● **What to work on**:
Scan the lines below for the string "Iteratively" and copy every one that has it.

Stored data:
┄┄┄┄┄┄┄┄┄┄┄┄┄┄┄┄┄┄┄┄

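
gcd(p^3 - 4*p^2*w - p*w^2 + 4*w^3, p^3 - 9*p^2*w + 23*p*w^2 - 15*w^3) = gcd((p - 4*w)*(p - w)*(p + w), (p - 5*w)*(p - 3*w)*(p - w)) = p - w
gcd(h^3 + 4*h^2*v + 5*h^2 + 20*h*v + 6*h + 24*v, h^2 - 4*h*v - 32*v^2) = h + 4*v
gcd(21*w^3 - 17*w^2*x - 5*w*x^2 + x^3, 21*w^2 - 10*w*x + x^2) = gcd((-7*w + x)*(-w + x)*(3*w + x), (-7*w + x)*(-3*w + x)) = -7*w + x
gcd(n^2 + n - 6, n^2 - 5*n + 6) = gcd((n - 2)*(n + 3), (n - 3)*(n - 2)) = n - 2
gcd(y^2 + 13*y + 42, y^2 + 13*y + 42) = y^2 + 13*y + 42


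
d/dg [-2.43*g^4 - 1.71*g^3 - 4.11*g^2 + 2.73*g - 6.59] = -9.72*g^3 - 5.13*g^2 - 8.22*g + 2.73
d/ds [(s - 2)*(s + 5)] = 2*s + 3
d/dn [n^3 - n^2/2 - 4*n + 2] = 3*n^2 - n - 4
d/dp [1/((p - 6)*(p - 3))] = (9 - 2*p)/(p^4 - 18*p^3 + 117*p^2 - 324*p + 324)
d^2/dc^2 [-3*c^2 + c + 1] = -6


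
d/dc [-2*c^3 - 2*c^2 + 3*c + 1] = -6*c^2 - 4*c + 3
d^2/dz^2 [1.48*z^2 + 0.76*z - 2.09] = 2.96000000000000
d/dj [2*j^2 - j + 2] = 4*j - 1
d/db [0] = 0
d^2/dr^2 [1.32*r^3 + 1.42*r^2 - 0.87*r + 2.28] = 7.92*r + 2.84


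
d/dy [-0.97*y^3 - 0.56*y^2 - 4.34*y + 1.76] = -2.91*y^2 - 1.12*y - 4.34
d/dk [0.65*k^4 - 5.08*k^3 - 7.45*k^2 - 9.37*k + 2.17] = 2.6*k^3 - 15.24*k^2 - 14.9*k - 9.37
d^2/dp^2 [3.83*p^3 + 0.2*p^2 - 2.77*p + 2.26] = 22.98*p + 0.4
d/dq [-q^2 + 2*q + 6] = 2 - 2*q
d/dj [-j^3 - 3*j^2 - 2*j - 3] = -3*j^2 - 6*j - 2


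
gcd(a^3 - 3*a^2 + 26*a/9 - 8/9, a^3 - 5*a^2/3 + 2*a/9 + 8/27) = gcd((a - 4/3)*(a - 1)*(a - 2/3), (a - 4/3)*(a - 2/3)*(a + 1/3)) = a^2 - 2*a + 8/9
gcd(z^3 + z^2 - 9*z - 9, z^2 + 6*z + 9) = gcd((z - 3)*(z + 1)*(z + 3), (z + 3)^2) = z + 3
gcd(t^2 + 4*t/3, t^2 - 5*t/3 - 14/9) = 1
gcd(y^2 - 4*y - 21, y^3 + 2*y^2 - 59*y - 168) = y + 3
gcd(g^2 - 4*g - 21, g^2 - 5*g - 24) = g + 3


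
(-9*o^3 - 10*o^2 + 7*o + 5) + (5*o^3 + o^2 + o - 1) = -4*o^3 - 9*o^2 + 8*o + 4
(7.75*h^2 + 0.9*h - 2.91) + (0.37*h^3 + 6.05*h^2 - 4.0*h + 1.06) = 0.37*h^3 + 13.8*h^2 - 3.1*h - 1.85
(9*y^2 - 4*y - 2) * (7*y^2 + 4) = 63*y^4 - 28*y^3 + 22*y^2 - 16*y - 8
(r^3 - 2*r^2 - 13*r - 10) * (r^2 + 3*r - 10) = r^5 + r^4 - 29*r^3 - 29*r^2 + 100*r + 100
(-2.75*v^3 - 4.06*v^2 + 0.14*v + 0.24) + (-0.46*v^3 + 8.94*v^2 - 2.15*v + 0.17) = -3.21*v^3 + 4.88*v^2 - 2.01*v + 0.41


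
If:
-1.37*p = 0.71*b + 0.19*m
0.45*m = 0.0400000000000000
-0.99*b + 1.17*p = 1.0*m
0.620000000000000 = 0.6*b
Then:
No Solution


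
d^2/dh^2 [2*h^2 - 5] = 4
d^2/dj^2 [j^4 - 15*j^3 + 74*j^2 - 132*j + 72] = 12*j^2 - 90*j + 148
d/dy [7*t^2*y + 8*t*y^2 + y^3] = 7*t^2 + 16*t*y + 3*y^2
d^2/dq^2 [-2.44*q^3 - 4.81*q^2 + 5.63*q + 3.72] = -14.64*q - 9.62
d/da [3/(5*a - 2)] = -15/(5*a - 2)^2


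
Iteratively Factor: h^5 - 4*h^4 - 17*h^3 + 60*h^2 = (h - 5)*(h^4 + h^3 - 12*h^2) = (h - 5)*(h - 3)*(h^3 + 4*h^2) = h*(h - 5)*(h - 3)*(h^2 + 4*h) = h^2*(h - 5)*(h - 3)*(h + 4)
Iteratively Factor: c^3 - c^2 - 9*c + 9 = (c - 1)*(c^2 - 9) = (c - 1)*(c + 3)*(c - 3)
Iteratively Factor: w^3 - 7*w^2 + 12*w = (w - 3)*(w^2 - 4*w) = w*(w - 3)*(w - 4)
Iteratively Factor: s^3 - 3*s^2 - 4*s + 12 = (s - 2)*(s^2 - s - 6) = (s - 2)*(s + 2)*(s - 3)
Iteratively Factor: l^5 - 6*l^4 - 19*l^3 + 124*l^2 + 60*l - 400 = (l - 5)*(l^4 - l^3 - 24*l^2 + 4*l + 80) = (l - 5)*(l + 2)*(l^3 - 3*l^2 - 18*l + 40) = (l - 5)*(l - 2)*(l + 2)*(l^2 - l - 20) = (l - 5)*(l - 2)*(l + 2)*(l + 4)*(l - 5)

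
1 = 1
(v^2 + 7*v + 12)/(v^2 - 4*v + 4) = (v^2 + 7*v + 12)/(v^2 - 4*v + 4)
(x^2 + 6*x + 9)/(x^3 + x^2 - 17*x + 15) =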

┄┄┄┄┄┄┄┄┄┄┄┄┄┄┄┄┄┄┄┄

● **Reply**:
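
Iteratively Factor: h^5 - 4*h^4 - 17*h^3 + 60*h^2 = (h - 5)*(h^4 + h^3 - 12*h^2) = (h - 5)*(h - 3)*(h^3 + 4*h^2) = h*(h - 5)*(h - 3)*(h^2 + 4*h) = h^2*(h - 5)*(h - 3)*(h + 4)
Iteratively Factor: c^3 - c^2 - 9*c + 9 = (c - 1)*(c^2 - 9) = (c - 1)*(c + 3)*(c - 3)
Iteratively Factor: w^3 - 7*w^2 + 12*w = (w - 3)*(w^2 - 4*w) = w*(w - 3)*(w - 4)
Iteratively Factor: s^3 - 3*s^2 - 4*s + 12 = (s - 2)*(s^2 - s - 6) = (s - 2)*(s + 2)*(s - 3)
Iteratively Factor: l^5 - 6*l^4 - 19*l^3 + 124*l^2 + 60*l - 400 = (l - 5)*(l^4 - l^3 - 24*l^2 + 4*l + 80) = (l - 5)*(l + 2)*(l^3 - 3*l^2 - 18*l + 40) = (l - 5)*(l - 2)*(l + 2)*(l^2 - l - 20) = (l - 5)*(l - 2)*(l + 2)*(l + 4)*(l - 5)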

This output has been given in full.